## [What this task involves]
Work out how many lines of the data hold the string "following", and reply with that number alone.

(Study material Opens)

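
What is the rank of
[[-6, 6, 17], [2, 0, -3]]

rank = 2

r1 ← -1/6·r1
r2 ← r2 − 2·r1
r2 ← 1/2·r2
r1 ← r1 + r2
The reduced form has 2 nonzero rows.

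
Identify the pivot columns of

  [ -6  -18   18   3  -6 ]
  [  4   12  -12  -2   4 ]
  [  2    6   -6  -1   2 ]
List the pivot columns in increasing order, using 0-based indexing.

Multiply R1 by -1/6.
  [ 1   3   -3  -1/2  1 ]
  [ 4  12  -12    -2  4 ]
  [ 2   6   -6    -1  2 ]
Subtract 4 times R1 from R2.
  [ 1  3  -3  -1/2  1 ]
  [ 0  0   0     0  0 ]
  [ 2  6  -6    -1  2 ]
Subtract 2 times R1 from R3.
  [ 1  3  -3  -1/2  1 ]
  [ 0  0   0     0  0 ]
  [ 0  0   0     0  0 ]
Pivot columns are the columns containing a leading 1.

0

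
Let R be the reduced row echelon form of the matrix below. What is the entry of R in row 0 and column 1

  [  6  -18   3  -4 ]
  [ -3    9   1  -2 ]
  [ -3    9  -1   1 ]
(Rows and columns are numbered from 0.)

ρ1 -> 1/6·ρ1
  [  1  -3  1/2  -2/3 ]
  [ -3   9    1    -2 ]
  [ -3   9   -1     1 ]
ρ2 -> ρ2 + 3·ρ1
  [  1  -3  1/2  -2/3 ]
  [  0   0  5/2    -4 ]
  [ -3   9   -1     1 ]
ρ3 -> ρ3 + 3·ρ1
  [ 1  -3  1/2  -2/3 ]
  [ 0   0  5/2    -4 ]
  [ 0   0  1/2    -1 ]
ρ2 -> 2/5·ρ2
  [ 1  -3  1/2  -2/3 ]
  [ 0   0    1  -8/5 ]
  [ 0   0  1/2    -1 ]
ρ3 -> ρ3 − 1/2·ρ2
  [ 1  -3  1/2  -2/3 ]
  [ 0   0    1  -8/5 ]
  [ 0   0    0  -1/5 ]
ρ3 -> -5·ρ3
  [ 1  -3  1/2  -2/3 ]
  [ 0   0    1  -8/5 ]
  [ 0   0    0     1 ]
ρ2 -> ρ2 + 8/5·ρ3
  [ 1  -3  1/2  -2/3 ]
  [ 0   0    1     0 ]
  [ 0   0    0     1 ]
ρ1 -> ρ1 + 2/3·ρ3
  [ 1  -3  1/2  0 ]
  [ 0   0    1  0 ]
  [ 0   0    0  1 ]
ρ1 -> ρ1 − 1/2·ρ2
  [ 1  -3  0  0 ]
  [ 0   0  1  0 ]
  [ 0   0  0  1 ]

-3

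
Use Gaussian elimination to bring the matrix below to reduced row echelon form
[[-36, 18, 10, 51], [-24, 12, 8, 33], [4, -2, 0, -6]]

[[1, -1/2, 0, 0], [0, 0, 1, 0], [0, 0, 0, 1]]

Multiply r1 by -1/36.
  [   1  -1/2  -5/18  -17/12 ]
  [ -24    12      8      33 ]
  [   4    -2      0      -6 ]
Add 24 times r1 to r2.
  [ 1  -1/2  -5/18  -17/12 ]
  [ 0     0    4/3      -1 ]
  [ 4    -2      0      -6 ]
Subtract 4 times r1 from r3.
  [ 1  -1/2  -5/18  -17/12 ]
  [ 0     0    4/3      -1 ]
  [ 0     0   10/9    -1/3 ]
Multiply r2 by 3/4.
  [ 1  -1/2  -5/18  -17/12 ]
  [ 0     0      1    -3/4 ]
  [ 0     0   10/9    -1/3 ]
Subtract 10/9 times r2 from r3.
  [ 1  -1/2  -5/18  -17/12 ]
  [ 0     0      1    -3/4 ]
  [ 0     0      0     1/2 ]
Multiply r3 by 2.
  [ 1  -1/2  -5/18  -17/12 ]
  [ 0     0      1    -3/4 ]
  [ 0     0      0       1 ]
Add 3/4 times r3 to r2.
  [ 1  -1/2  -5/18  -17/12 ]
  [ 0     0      1       0 ]
  [ 0     0      0       1 ]
Add 17/12 times r3 to r1.
  [ 1  -1/2  -5/18  0 ]
  [ 0     0      1  0 ]
  [ 0     0      0  1 ]
Add 5/18 times r2 to r1.
  [ 1  -1/2  0  0 ]
  [ 0     0  1  0 ]
  [ 0     0  0  1 ]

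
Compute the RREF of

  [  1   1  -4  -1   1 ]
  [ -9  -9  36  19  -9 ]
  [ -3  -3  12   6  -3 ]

[[1, 1, -4, 0, 1], [0, 0, 0, 1, 0], [0, 0, 0, 0, 0]]

Add 9 times ρ1 to ρ2.
  [  1   1  -4  -1   1 ]
  [  0   0   0  10   0 ]
  [ -3  -3  12   6  -3 ]
Add 3 times ρ1 to ρ3.
  [ 1  1  -4  -1  1 ]
  [ 0  0   0  10  0 ]
  [ 0  0   0   3  0 ]
Multiply ρ2 by 1/10.
  [ 1  1  -4  -1  1 ]
  [ 0  0   0   1  0 ]
  [ 0  0   0   3  0 ]
Subtract 3 times ρ2 from ρ3.
  [ 1  1  -4  -1  1 ]
  [ 0  0   0   1  0 ]
  [ 0  0   0   0  0 ]
Add ρ2 to ρ1.
  [ 1  1  -4  0  1 ]
  [ 0  0   0  1  0 ]
  [ 0  0   0  0  0 ]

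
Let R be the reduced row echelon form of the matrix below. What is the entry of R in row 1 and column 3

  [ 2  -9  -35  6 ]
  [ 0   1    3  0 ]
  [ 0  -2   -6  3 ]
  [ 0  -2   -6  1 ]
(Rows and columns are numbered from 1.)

-4

ρ1 := 1/2·ρ1
ρ3 := ρ3 + 2·ρ2
ρ4 := ρ4 + 2·ρ2
ρ3 := 1/3·ρ3
ρ4 := ρ4 − ρ3
ρ1 := ρ1 − 3·ρ3
ρ1 := ρ1 + 9/2·ρ2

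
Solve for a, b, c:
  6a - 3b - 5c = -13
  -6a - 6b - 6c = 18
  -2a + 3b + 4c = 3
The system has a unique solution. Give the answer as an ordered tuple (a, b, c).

(-2, -3, 2)

Form the augmented matrix and row-reduce:
  [  6  -3  -5  |  -13 ]
  [ -6  -6  -6  |   18 ]
  [ -2   3   4  |    3 ]
R1 := 1/6·R1
  [  1  -1/2  -5/6  |  -13/6 ]
  [ -6    -6    -6  |     18 ]
  [ -2     3     4  |      3 ]
R2 := R2 + 6·R1
  [  1  -1/2  -5/6  |  -13/6 ]
  [  0    -9   -11  |      5 ]
  [ -2     3     4  |      3 ]
R3 := R3 + 2·R1
  [ 1  -1/2  -5/6  |  -13/6 ]
  [ 0    -9   -11  |      5 ]
  [ 0     2   7/3  |   -4/3 ]
R2 := -1/9·R2
  [ 1  -1/2  -5/6  |  -13/6 ]
  [ 0     1  11/9  |   -5/9 ]
  [ 0     2   7/3  |   -4/3 ]
R3 := R3 − 2·R2
  [ 1  -1/2  -5/6  |  -13/6 ]
  [ 0     1  11/9  |   -5/9 ]
  [ 0     0  -1/9  |   -2/9 ]
R3 := -9·R3
  [ 1  -1/2  -5/6  |  -13/6 ]
  [ 0     1  11/9  |   -5/9 ]
  [ 0     0     1  |      2 ]
R2 := R2 − 11/9·R3
  [ 1  -1/2  -5/6  |  -13/6 ]
  [ 0     1     0  |     -3 ]
  [ 0     0     1  |      2 ]
R1 := R1 + 5/6·R3
  [ 1  -1/2  0  |  -1/2 ]
  [ 0     1  0  |    -3 ]
  [ 0     0  1  |     2 ]
R1 := R1 + 1/2·R2
  [ 1  0  0  |  -2 ]
  [ 0  1  0  |  -3 ]
  [ 0  0  1  |   2 ]
Reading off the last column: a = -2, b = -3, c = 2.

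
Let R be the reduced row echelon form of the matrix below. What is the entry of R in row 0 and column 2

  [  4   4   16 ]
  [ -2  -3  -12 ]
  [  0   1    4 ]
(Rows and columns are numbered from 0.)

ρ1 → 1/4·ρ1
  [  1   1    4 ]
  [ -2  -3  -12 ]
  [  0   1    4 ]
ρ2 → ρ2 + 2·ρ1
  [ 1   1   4 ]
  [ 0  -1  -4 ]
  [ 0   1   4 ]
ρ2 → -1·ρ2
  [ 1  1  4 ]
  [ 0  1  4 ]
  [ 0  1  4 ]
ρ3 → ρ3 − ρ2
  [ 1  1  4 ]
  [ 0  1  4 ]
  [ 0  0  0 ]
ρ1 → ρ1 − ρ2
  [ 1  0  0 ]
  [ 0  1  4 ]
  [ 0  0  0 ]

0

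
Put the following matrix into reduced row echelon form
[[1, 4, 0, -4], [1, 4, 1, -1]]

[[1, 4, 0, -4], [0, 0, 1, 3]]

ρ2 -> ρ2 − ρ1
  [ 1  4  0  -4 ]
  [ 0  0  1   3 ]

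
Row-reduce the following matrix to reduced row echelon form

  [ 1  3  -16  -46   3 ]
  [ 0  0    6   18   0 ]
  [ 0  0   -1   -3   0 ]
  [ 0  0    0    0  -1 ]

[[1, 3, 0, 2, 0], [0, 0, 1, 3, 0], [0, 0, 0, 0, 1], [0, 0, 0, 0, 0]]

R2 -> 1/6·R2
R3 -> R3 + R2
R3 <-> R4
R3 -> -1·R3
R1 -> R1 − 3·R3
R1 -> R1 + 16·R2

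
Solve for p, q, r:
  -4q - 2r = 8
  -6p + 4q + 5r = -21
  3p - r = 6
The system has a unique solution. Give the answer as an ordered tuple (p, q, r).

Form the augmented matrix and row-reduce:
  [  0  -4  -2  |    8 ]
  [ -6   4   5  |  -21 ]
  [  3   0  -1  |    6 ]
R1 ↔ R2
  [ -6   4   5  |  -21 ]
  [  0  -4  -2  |    8 ]
  [  3   0  -1  |    6 ]
R1 → -1/6·R1
  [ 1  -2/3  -5/6  |  7/2 ]
  [ 0    -4    -2  |    8 ]
  [ 3     0    -1  |    6 ]
R3 → R3 − 3·R1
  [ 1  -2/3  -5/6  |   7/2 ]
  [ 0    -4    -2  |     8 ]
  [ 0     2   3/2  |  -9/2 ]
R2 → -1/4·R2
  [ 1  -2/3  -5/6  |   7/2 ]
  [ 0     1   1/2  |    -2 ]
  [ 0     2   3/2  |  -9/2 ]
R3 → R3 − 2·R2
  [ 1  -2/3  -5/6  |   7/2 ]
  [ 0     1   1/2  |    -2 ]
  [ 0     0   1/2  |  -1/2 ]
R3 → 2·R3
  [ 1  -2/3  -5/6  |  7/2 ]
  [ 0     1   1/2  |   -2 ]
  [ 0     0     1  |   -1 ]
R2 → R2 − 1/2·R3
  [ 1  -2/3  -5/6  |   7/2 ]
  [ 0     1     0  |  -3/2 ]
  [ 0     0     1  |    -1 ]
R1 → R1 + 5/6·R3
  [ 1  -2/3  0  |   8/3 ]
  [ 0     1  0  |  -3/2 ]
  [ 0     0  1  |    -1 ]
R1 → R1 + 2/3·R2
  [ 1  0  0  |   5/3 ]
  [ 0  1  0  |  -3/2 ]
  [ 0  0  1  |    -1 ]
Reading off the last column: p = 5/3, q = -3/2, r = -1.

(5/3, -3/2, -1)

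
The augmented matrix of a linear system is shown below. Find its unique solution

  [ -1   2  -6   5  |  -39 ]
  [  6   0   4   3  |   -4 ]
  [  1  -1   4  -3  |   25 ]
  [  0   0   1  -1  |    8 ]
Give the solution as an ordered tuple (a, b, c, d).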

(Study material Closes)

## [Result]
2